[Source records]
===============
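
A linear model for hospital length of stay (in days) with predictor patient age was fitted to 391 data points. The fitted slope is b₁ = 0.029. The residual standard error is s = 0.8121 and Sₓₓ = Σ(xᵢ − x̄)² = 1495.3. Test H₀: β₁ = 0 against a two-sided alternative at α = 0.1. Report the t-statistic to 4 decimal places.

t = 1.3809

SE(b₁) = s/√Sₓₓ = 0.8121/√1495.3 = 0.0210013.
t = 0.029 / 0.0210013 = 1.3809.
df = n − 2 = 389.
Two-sided p ≈ 0.1681, which is ≥ 0.1, so fail to reject H₀.
The data do not give significant evidence of an association between patient age and hospital length of stay.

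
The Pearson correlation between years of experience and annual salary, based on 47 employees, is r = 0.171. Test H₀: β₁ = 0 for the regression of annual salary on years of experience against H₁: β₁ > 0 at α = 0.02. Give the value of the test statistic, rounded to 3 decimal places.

t = 1.164

t = r·√(n − 2)/√(1 − r²) = 0.171·√45/√0.970759 = 1.164.
df = n − 2 = 45.
One-sided p ≈ 0.1252, which is ≥ 0.02, so fail to reject H₀.
The data do not give significant evidence of a linear association between years of experience and annual salary.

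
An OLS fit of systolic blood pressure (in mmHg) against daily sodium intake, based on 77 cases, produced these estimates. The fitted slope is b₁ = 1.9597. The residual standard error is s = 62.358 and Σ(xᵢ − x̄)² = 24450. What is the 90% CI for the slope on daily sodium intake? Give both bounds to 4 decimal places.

(1.2955, 2.6239)

SE(b₁) = s/√Sₓₓ = 62.358/√24450 = 0.398798.
df = n − 2 = 75.
t* = t_{0.05, 75} = 1.665425.
Margin = t* × SE = 1.665425 × 0.398798 = 0.664168.
CI: 1.9597 ± 0.664168 → (1.2955, 2.6239).
With 90% confidence, each one-unit increase in daily sodium intake is associated with a change of between 1.2955 and 2.6239 mmHg in systolic blood pressure.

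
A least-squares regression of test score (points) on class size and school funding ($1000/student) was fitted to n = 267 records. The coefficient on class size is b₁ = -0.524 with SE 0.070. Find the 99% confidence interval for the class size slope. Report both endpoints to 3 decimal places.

df = n − k − 1 = 267 − 2 − 1 = 264.
t* = t_{0.005, 264} = 2.59458.
Margin = t* × SE = 2.59458 × 0.070 = 0.18162.
CI: -0.524 ± 0.18162 → (-0.706, -0.342).
With 99% confidence, each one-unit increase in class size is associated with a change of between -0.706 and -0.342 points in test score, holding the other predictors fixed.

(-0.706, -0.342)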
===============
- TASK REQUIREMENTS
Restate the data above word for word. Leave nothing out.

- TASK OUTPUT
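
A linear model for hospital length of stay (in days) with predictor patient age was fitted to 391 data points. The fitted slope is b₁ = 0.029. The residual standard error is s = 0.8121 and Sₓₓ = Σ(xᵢ − x̄)² = 1495.3. Test H₀: β₁ = 0 against a two-sided alternative at α = 0.1. Report the t-statistic to 4 decimal places.

t = 1.3809

SE(b₁) = s/√Sₓₓ = 0.8121/√1495.3 = 0.0210013.
t = 0.029 / 0.0210013 = 1.3809.
df = n − 2 = 389.
Two-sided p ≈ 0.1681, which is ≥ 0.1, so fail to reject H₀.
The data do not give significant evidence of an association between patient age and hospital length of stay.

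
The Pearson correlation between years of experience and annual salary, based on 47 employees, is r = 0.171. Test H₀: β₁ = 0 for the regression of annual salary on years of experience against H₁: β₁ > 0 at α = 0.02. Give the value of the test statistic, rounded to 3 decimal places.

t = 1.164

t = r·√(n − 2)/√(1 − r²) = 0.171·√45/√0.970759 = 1.164.
df = n − 2 = 45.
One-sided p ≈ 0.1252, which is ≥ 0.02, so fail to reject H₀.
The data do not give significant evidence of a linear association between years of experience and annual salary.

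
An OLS fit of systolic blood pressure (in mmHg) against daily sodium intake, based on 77 cases, produced these estimates. The fitted slope is b₁ = 1.9597. The residual standard error is s = 62.358 and Σ(xᵢ − x̄)² = 24450. What is the 90% CI for the slope on daily sodium intake? Give both bounds to 4 decimal places.

(1.2955, 2.6239)

SE(b₁) = s/√Sₓₓ = 62.358/√24450 = 0.398798.
df = n − 2 = 75.
t* = t_{0.05, 75} = 1.665425.
Margin = t* × SE = 1.665425 × 0.398798 = 0.664168.
CI: 1.9597 ± 0.664168 → (1.2955, 2.6239).
With 90% confidence, each one-unit increase in daily sodium intake is associated with a change of between 1.2955 and 2.6239 mmHg in systolic blood pressure.

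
A least-squares regression of test score (points) on class size and school funding ($1000/student) was fitted to n = 267 records. The coefficient on class size is b₁ = -0.524 with SE 0.070. Find the 99% confidence interval for the class size slope. Report both endpoints to 3 decimal places.

df = n − k − 1 = 267 − 2 − 1 = 264.
t* = t_{0.005, 264} = 2.59458.
Margin = t* × SE = 2.59458 × 0.070 = 0.18162.
CI: -0.524 ± 0.18162 → (-0.706, -0.342).
With 99% confidence, each one-unit increase in class size is associated with a change of between -0.706 and -0.342 points in test score, holding the other predictors fixed.

(-0.706, -0.342)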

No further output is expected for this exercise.